| TASK DIRECTIONS |
Reproduce the records below exactly as given.

| RECORDS FOR THE EXERCISE |
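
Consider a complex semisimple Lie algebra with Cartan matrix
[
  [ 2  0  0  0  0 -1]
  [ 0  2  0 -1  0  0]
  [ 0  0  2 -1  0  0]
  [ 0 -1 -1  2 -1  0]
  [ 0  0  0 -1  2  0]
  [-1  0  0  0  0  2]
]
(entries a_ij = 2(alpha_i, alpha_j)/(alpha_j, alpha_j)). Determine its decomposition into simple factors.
type A_2 + type D_4

The diagram associated to this matrix has two connected components: the simple roots {alpha_1, alpha_6} form a chain of 2 nodes with single edges (A_2), and {alpha_2, alpha_3, alpha_4, alpha_5} form a chain of 2 nodes with a fork of two nodes at one end (D_4). A semisimple Lie algebra decomposes uniquely as the direct sum of simple ideals, one per connected component of its Dynkin diagram, so g ≅ A_2 ⊕ D_4 (dimension 8 + 28 = 36).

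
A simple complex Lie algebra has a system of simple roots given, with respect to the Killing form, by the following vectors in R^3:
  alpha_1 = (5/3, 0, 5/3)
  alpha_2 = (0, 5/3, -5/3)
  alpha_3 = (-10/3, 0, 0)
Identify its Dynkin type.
C_3

Compute the Cartan integers a_ij = 2(alpha_i, alpha_j)/(alpha_j, alpha_j); the resulting 3x3 Cartan matrix is
[[2, -1, -1], [-1, 2, 0], [-2, 0, 2]].
The roots have two lengths (squared-length ratio 2:1); the short ones are alpha_{1,2}. The associated Dynkin diagram is a chain of 3 nodes with a double edge at one end; the terminal node there is the unique long simple root (C_3), so the type is C_3 (the algebra sp(6)).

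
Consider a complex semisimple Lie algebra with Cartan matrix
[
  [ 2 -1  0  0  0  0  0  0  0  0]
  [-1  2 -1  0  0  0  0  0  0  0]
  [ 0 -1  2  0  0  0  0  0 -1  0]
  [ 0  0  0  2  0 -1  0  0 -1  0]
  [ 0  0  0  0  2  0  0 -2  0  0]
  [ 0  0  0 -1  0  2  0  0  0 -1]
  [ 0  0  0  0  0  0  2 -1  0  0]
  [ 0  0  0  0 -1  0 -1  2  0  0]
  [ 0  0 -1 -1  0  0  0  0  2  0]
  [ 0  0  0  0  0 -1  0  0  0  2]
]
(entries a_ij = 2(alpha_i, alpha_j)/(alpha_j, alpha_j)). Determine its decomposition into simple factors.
type A_7 ⊕ type C_3

The diagram associated to this matrix has two connected components: the simple roots {alpha_1, alpha_2, alpha_3, alpha_4, alpha_6, alpha_9, alpha_10} form a chain of 7 nodes with single edges (A_7), and {alpha_5, alpha_7, alpha_8} form a chain of 3 nodes with a double edge at one end; the terminal node there is the unique long simple root (C_3). A semisimple Lie algebra decomposes uniquely as the direct sum of simple ideals, one per connected component of its Dynkin diagram, so g ≅ A_7 ⊕ C_3 (dimension 63 + 21 = 84).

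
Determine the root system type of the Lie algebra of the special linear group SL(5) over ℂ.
A_4 (sl(5))

This is sl(5), which has dimension 5^2 - 1 = 24 and rank 5 - 1 = 4 (a Cartan subalgebra is the diagonal traceless matrices). In the classification of classical Lie algebras, the special linear algebra sl(n+1) has type A_n; here n = 4, so the Dynkin diagram is a chain of 4 nodes with single edges (A_4). Hence the type is A_4.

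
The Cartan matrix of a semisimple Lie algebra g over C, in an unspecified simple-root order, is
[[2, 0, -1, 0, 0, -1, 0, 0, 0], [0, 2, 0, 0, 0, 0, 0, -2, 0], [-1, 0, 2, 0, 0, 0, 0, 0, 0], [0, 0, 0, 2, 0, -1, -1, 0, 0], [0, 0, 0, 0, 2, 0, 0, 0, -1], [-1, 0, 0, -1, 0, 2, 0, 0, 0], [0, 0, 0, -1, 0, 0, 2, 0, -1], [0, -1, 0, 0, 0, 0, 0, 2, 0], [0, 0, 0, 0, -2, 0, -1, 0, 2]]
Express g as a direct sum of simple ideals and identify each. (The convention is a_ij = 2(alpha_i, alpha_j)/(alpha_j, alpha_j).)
The diagram associated to this matrix has two connected components: the simple roots {alpha_2, alpha_8} form a chain of 2 nodes with a double edge at one end; the terminal node there is the unique short simple root (B_2), and {alpha_1, alpha_3, alpha_4, alpha_5, alpha_6, alpha_7, alpha_9} form a chain of 7 nodes with a double edge at one end; the terminal node there is the unique short simple root (B_7). A semisimple Lie algebra decomposes uniquely as the direct sum of simple ideals, one per connected component of its Dynkin diagram, so g ≅ B_2 ⊕ B_7 (dimension 10 + 105 = 115).

B2 + B7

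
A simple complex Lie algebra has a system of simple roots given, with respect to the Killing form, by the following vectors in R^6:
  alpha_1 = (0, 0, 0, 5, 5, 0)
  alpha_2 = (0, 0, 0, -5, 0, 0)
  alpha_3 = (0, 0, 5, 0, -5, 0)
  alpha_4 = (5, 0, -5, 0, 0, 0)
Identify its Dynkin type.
type B_4

Compute the Cartan integers a_ij = 2(alpha_i, alpha_j)/(alpha_j, alpha_j); the resulting 4x4 Cartan matrix is
[[2, -2, -1, 0], [-1, 2, 0, 0], [-1, 0, 2, -1], [0, 0, -1, 2]].
The roots have two lengths (squared-length ratio 2:1); the short ones are alpha_{2}. The associated Dynkin diagram is a chain of 4 nodes with a double edge at one end; the terminal node there is the unique short simple root (B_4), so the type is B_4 (the algebra so(9)).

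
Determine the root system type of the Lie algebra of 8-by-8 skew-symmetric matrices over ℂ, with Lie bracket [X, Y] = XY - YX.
This is so(8) with 8 even, which has dimension 8(8-1)/2 = 28 and rank 8/2 = 4. In the classification of classical Lie algebras, the orthogonal algebra so(2n) in an even number of variables has type D_n; here n = 4, so the Dynkin diagram is a chain of 2 nodes with a fork of two nodes at one end (D_4). Hence the type is D_4.

D4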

| RESPONSE |
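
Consider a complex semisimple Lie algebra with Cartan matrix
[
  [ 2  0  0  0  0 -1]
  [ 0  2  0 -1  0  0]
  [ 0  0  2 -1  0  0]
  [ 0 -1 -1  2 -1  0]
  [ 0  0  0 -1  2  0]
  [-1  0  0  0  0  2]
]
(entries a_ij = 2(alpha_i, alpha_j)/(alpha_j, alpha_j)). Determine its decomposition into simple factors.
type A_2 + type D_4

The diagram associated to this matrix has two connected components: the simple roots {alpha_1, alpha_6} form a chain of 2 nodes with single edges (A_2), and {alpha_2, alpha_3, alpha_4, alpha_5} form a chain of 2 nodes with a fork of two nodes at one end (D_4). A semisimple Lie algebra decomposes uniquely as the direct sum of simple ideals, one per connected component of its Dynkin diagram, so g ≅ A_2 ⊕ D_4 (dimension 8 + 28 = 36).

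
A simple complex Lie algebra has a system of simple roots given, with respect to the Killing form, by the following vectors in R^3:
  alpha_1 = (5/3, 0, 5/3)
  alpha_2 = (0, 5/3, -5/3)
  alpha_3 = (-10/3, 0, 0)
Identify its Dynkin type.
C_3

Compute the Cartan integers a_ij = 2(alpha_i, alpha_j)/(alpha_j, alpha_j); the resulting 3x3 Cartan matrix is
[[2, -1, -1], [-1, 2, 0], [-2, 0, 2]].
The roots have two lengths (squared-length ratio 2:1); the short ones are alpha_{1,2}. The associated Dynkin diagram is a chain of 3 nodes with a double edge at one end; the terminal node there is the unique long simple root (C_3), so the type is C_3 (the algebra sp(6)).

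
Consider a complex semisimple Lie algebra with Cartan matrix
[
  [ 2 -1  0  0  0  0  0  0  0  0]
  [-1  2 -1  0  0  0  0  0  0  0]
  [ 0 -1  2  0  0  0  0  0 -1  0]
  [ 0  0  0  2  0 -1  0  0 -1  0]
  [ 0  0  0  0  2  0  0 -2  0  0]
  [ 0  0  0 -1  0  2  0  0  0 -1]
  [ 0  0  0  0  0  0  2 -1  0  0]
  [ 0  0  0  0 -1  0 -1  2  0  0]
  [ 0  0 -1 -1  0  0  0  0  2  0]
  [ 0  0  0  0  0 -1  0  0  0  2]
]
(entries a_ij = 2(alpha_i, alpha_j)/(alpha_j, alpha_j)). Determine its decomposition into simple factors.
type A_7 ⊕ type C_3

The diagram associated to this matrix has two connected components: the simple roots {alpha_1, alpha_2, alpha_3, alpha_4, alpha_6, alpha_9, alpha_10} form a chain of 7 nodes with single edges (A_7), and {alpha_5, alpha_7, alpha_8} form a chain of 3 nodes with a double edge at one end; the terminal node there is the unique long simple root (C_3). A semisimple Lie algebra decomposes uniquely as the direct sum of simple ideals, one per connected component of its Dynkin diagram, so g ≅ A_7 ⊕ C_3 (dimension 63 + 21 = 84).

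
Determine the root system type of the Lie algebra of the special linear group SL(5) over ℂ.
A_4 (sl(5))

This is sl(5), which has dimension 5^2 - 1 = 24 and rank 5 - 1 = 4 (a Cartan subalgebra is the diagonal traceless matrices). In the classification of classical Lie algebras, the special linear algebra sl(n+1) has type A_n; here n = 4, so the Dynkin diagram is a chain of 4 nodes with single edges (A_4). Hence the type is A_4.

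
The Cartan matrix of a semisimple Lie algebra g over C, in an unspecified simple-root order, is
[[2, 0, -1, 0, 0, -1, 0, 0, 0], [0, 2, 0, 0, 0, 0, 0, -2, 0], [-1, 0, 2, 0, 0, 0, 0, 0, 0], [0, 0, 0, 2, 0, -1, -1, 0, 0], [0, 0, 0, 0, 2, 0, 0, 0, -1], [-1, 0, 0, -1, 0, 2, 0, 0, 0], [0, 0, 0, -1, 0, 0, 2, 0, -1], [0, -1, 0, 0, 0, 0, 0, 2, 0], [0, 0, 0, 0, -2, 0, -1, 0, 2]]
Express g as a direct sum of simple ideals and identify each. (The convention is a_ij = 2(alpha_i, alpha_j)/(alpha_j, alpha_j).)
The diagram associated to this matrix has two connected components: the simple roots {alpha_2, alpha_8} form a chain of 2 nodes with a double edge at one end; the terminal node there is the unique short simple root (B_2), and {alpha_1, alpha_3, alpha_4, alpha_5, alpha_6, alpha_7, alpha_9} form a chain of 7 nodes with a double edge at one end; the terminal node there is the unique short simple root (B_7). A semisimple Lie algebra decomposes uniquely as the direct sum of simple ideals, one per connected component of its Dynkin diagram, so g ≅ B_2 ⊕ B_7 (dimension 10 + 105 = 115).

B2 + B7

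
A simple complex Lie algebra has a system of simple roots given, with respect to the Killing form, by the following vectors in R^6:
  alpha_1 = (0, 0, 0, 5, 5, 0)
  alpha_2 = (0, 0, 0, -5, 0, 0)
  alpha_3 = (0, 0, 5, 0, -5, 0)
  alpha_4 = (5, 0, -5, 0, 0, 0)
Identify its Dynkin type.
type B_4

Compute the Cartan integers a_ij = 2(alpha_i, alpha_j)/(alpha_j, alpha_j); the resulting 4x4 Cartan matrix is
[[2, -2, -1, 0], [-1, 2, 0, 0], [-1, 0, 2, -1], [0, 0, -1, 2]].
The roots have two lengths (squared-length ratio 2:1); the short ones are alpha_{2}. The associated Dynkin diagram is a chain of 4 nodes with a double edge at one end; the terminal node there is the unique short simple root (B_4), so the type is B_4 (the algebra so(9)).

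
Determine the root system type of the Lie algebra of 8-by-8 skew-symmetric matrices over ℂ, with Lie bracket [X, Y] = XY - YX.
This is so(8) with 8 even, which has dimension 8(8-1)/2 = 28 and rank 8/2 = 4. In the classification of classical Lie algebras, the orthogonal algebra so(2n) in an even number of variables has type D_n; here n = 4, so the Dynkin diagram is a chain of 2 nodes with a fork of two nodes at one end (D_4). Hence the type is D_4.

D4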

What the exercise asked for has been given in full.